▸ **About this exercise**: Transcribe all the material exactly. Leave every line as it is.

****************

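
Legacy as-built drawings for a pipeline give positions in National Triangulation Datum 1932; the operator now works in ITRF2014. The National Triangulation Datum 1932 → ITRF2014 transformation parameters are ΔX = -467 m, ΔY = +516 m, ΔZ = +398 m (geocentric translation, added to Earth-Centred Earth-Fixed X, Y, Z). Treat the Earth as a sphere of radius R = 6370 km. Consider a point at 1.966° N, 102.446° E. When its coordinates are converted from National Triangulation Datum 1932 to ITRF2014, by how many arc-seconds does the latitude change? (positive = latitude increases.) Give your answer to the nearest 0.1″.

Δφ = 12.2″

sin φ = 0.034306, cos φ = 0.999411, sin λ = 0.976500, cos λ = -0.215519.
North component: ΔN = −sin φ cos λ·ΔX − sin φ sin λ·ΔY + cos φ·ΔZ = −(0.034306)(-0.215519)(-467) − (0.034306)(0.976500)(516) + (0.999411)(398) = 377.03 m.
1° of latitude spans πR/180 = 111177 m, so Δφ = 377.03 / 111177 × 3600 = 12.208″.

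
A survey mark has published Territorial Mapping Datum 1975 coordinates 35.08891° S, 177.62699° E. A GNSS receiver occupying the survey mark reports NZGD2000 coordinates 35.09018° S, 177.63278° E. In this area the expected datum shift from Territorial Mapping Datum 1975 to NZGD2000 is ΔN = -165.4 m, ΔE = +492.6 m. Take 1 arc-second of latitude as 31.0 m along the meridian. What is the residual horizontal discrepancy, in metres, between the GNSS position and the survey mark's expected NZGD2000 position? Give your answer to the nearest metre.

Observed coordinate differences: Δφ = -0.00127°, Δλ = +0.00579°.
Converting to metres (1° lat = 111600 m, cos φ = 0.818261): observed ΔN = -141.7 m, observed ΔE = 528.7 m.
Subtracting the expected shift leaves a residual of -141.7 − (-165.4) = 23.7 m north and 528.7 − (492.6) = 36.1 m east.
Residual distance = √(23.7² + 36.1²) = 43.2 m.

43 m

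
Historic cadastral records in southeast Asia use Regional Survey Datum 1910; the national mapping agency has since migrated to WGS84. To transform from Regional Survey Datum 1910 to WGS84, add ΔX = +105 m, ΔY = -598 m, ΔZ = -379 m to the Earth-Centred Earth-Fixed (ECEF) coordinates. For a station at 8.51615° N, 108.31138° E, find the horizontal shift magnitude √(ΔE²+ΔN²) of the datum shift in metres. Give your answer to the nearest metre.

299 m

At φ = 8.51615°, λ = 108.31138°: sin φ = 0.148088, cos φ = 0.988974, sin λ = 0.949363, cos λ = -0.314181.
ΔE = −sin λ·ΔX + cos λ·ΔY = −(0.949363)·(105) + (-0.314181)·(-598) = 88.20 m.
ΔN = −sin φ cos λ·ΔX − sin φ sin λ·ΔY + cos φ·ΔZ = −(0.148088)(-0.314181)(105) − (0.148088)(0.949363)(-598) + (0.988974)(-379) = -285.86 m.
Horizontal magnitude = √(ΔE² + ΔN²) = √(88.20² + (-285.86)²) = 299.16 m.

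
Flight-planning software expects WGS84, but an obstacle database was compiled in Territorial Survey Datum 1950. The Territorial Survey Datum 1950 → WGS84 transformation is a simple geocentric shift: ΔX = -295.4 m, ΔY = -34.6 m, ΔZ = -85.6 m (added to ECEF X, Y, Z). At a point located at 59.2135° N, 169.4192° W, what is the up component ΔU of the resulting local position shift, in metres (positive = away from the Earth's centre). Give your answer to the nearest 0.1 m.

The local up (radial) axis is (cos φ cos λ, cos φ sin λ, sin φ), giving ΔU = 148.627 + 3.252 − 73.537 = 78.34 m.

ΔU = 78.3 m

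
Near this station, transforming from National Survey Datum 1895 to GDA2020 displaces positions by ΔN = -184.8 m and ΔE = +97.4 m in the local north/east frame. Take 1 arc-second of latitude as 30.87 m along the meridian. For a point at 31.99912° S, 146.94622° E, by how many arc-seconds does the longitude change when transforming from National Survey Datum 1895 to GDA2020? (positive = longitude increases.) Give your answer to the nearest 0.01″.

Δλ = 3.72″

At latitude -31.99912°, cos φ = 0.848056.
1″ of longitude at this latitude = 30.87 × cos φ = 26.1795 m, so Δλ = 97.4 / 26.1795 = 3.720″.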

****************

▸ **Solved problem**:
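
Legacy as-built drawings for a pipeline give positions in National Triangulation Datum 1932; the operator now works in ITRF2014. The National Triangulation Datum 1932 → ITRF2014 transformation parameters are ΔX = -467 m, ΔY = +516 m, ΔZ = +398 m (geocentric translation, added to Earth-Centred Earth-Fixed X, Y, Z). Treat the Earth as a sphere of radius R = 6370 km. Consider a point at 1.966° N, 102.446° E. When its coordinates are converted from National Triangulation Datum 1932 to ITRF2014, by how many arc-seconds does the latitude change? (positive = latitude increases.) Give your answer to the nearest 0.1″.

Δφ = 12.2″

sin φ = 0.034306, cos φ = 0.999411, sin λ = 0.976500, cos λ = -0.215519.
North component: ΔN = −sin φ cos λ·ΔX − sin φ sin λ·ΔY + cos φ·ΔZ = −(0.034306)(-0.215519)(-467) − (0.034306)(0.976500)(516) + (0.999411)(398) = 377.03 m.
1° of latitude spans πR/180 = 111177 m, so Δφ = 377.03 / 111177 × 3600 = 12.208″.

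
A survey mark has published Territorial Mapping Datum 1975 coordinates 35.08891° S, 177.62699° E. A GNSS receiver occupying the survey mark reports NZGD2000 coordinates 35.09018° S, 177.63278° E. In this area the expected datum shift from Territorial Mapping Datum 1975 to NZGD2000 is ΔN = -165.4 m, ΔE = +492.6 m. Take 1 arc-second of latitude as 31.0 m along the meridian. What is the residual horizontal discrepancy, in metres, between the GNSS position and the survey mark's expected NZGD2000 position? Give your answer to the nearest metre.

Observed coordinate differences: Δφ = -0.00127°, Δλ = +0.00579°.
Converting to metres (1° lat = 111600 m, cos φ = 0.818261): observed ΔN = -141.7 m, observed ΔE = 528.7 m.
Subtracting the expected shift leaves a residual of -141.7 − (-165.4) = 23.7 m north and 528.7 − (492.6) = 36.1 m east.
Residual distance = √(23.7² + 36.1²) = 43.2 m.

43 m

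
Historic cadastral records in southeast Asia use Regional Survey Datum 1910; the national mapping agency has since migrated to WGS84. To transform from Regional Survey Datum 1910 to WGS84, add ΔX = +105 m, ΔY = -598 m, ΔZ = -379 m to the Earth-Centred Earth-Fixed (ECEF) coordinates. For a station at 8.51615° N, 108.31138° E, find the horizontal shift magnitude √(ΔE²+ΔN²) of the datum shift in metres. Give your answer to the nearest metre.

299 m

At φ = 8.51615°, λ = 108.31138°: sin φ = 0.148088, cos φ = 0.988974, sin λ = 0.949363, cos λ = -0.314181.
ΔE = −sin λ·ΔX + cos λ·ΔY = −(0.949363)·(105) + (-0.314181)·(-598) = 88.20 m.
ΔN = −sin φ cos λ·ΔX − sin φ sin λ·ΔY + cos φ·ΔZ = −(0.148088)(-0.314181)(105) − (0.148088)(0.949363)(-598) + (0.988974)(-379) = -285.86 m.
Horizontal magnitude = √(ΔE² + ΔN²) = √(88.20² + (-285.86)²) = 299.16 m.

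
Flight-planning software expects WGS84, but an obstacle database was compiled in Territorial Survey Datum 1950. The Territorial Survey Datum 1950 → WGS84 transformation is a simple geocentric shift: ΔX = -295.4 m, ΔY = -34.6 m, ΔZ = -85.6 m (added to ECEF X, Y, Z). At a point located at 59.2135° N, 169.4192° W, what is the up component ΔU of the resulting local position shift, in metres (positive = away from the Earth's centre). Give your answer to the nearest 0.1 m.

The local up (radial) axis is (cos φ cos λ, cos φ sin λ, sin φ), giving ΔU = 148.627 + 3.252 − 73.537 = 78.34 m.

ΔU = 78.3 m

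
Near this station, transforming from National Survey Datum 1895 to GDA2020 displaces positions by ΔN = -184.8 m and ΔE = +97.4 m in the local north/east frame. Take 1 arc-second of latitude as 30.87 m along the meridian. For a point at 31.99912° S, 146.94622° E, by how many arc-seconds does the longitude change when transforming from National Survey Datum 1895 to GDA2020? (positive = longitude increases.) Give your answer to the nearest 0.01″.

Δλ = 3.72″

At latitude -31.99912°, cos φ = 0.848056.
1″ of longitude at this latitude = 30.87 × cos φ = 26.1795 m, so Δλ = 97.4 / 26.1795 = 3.720″.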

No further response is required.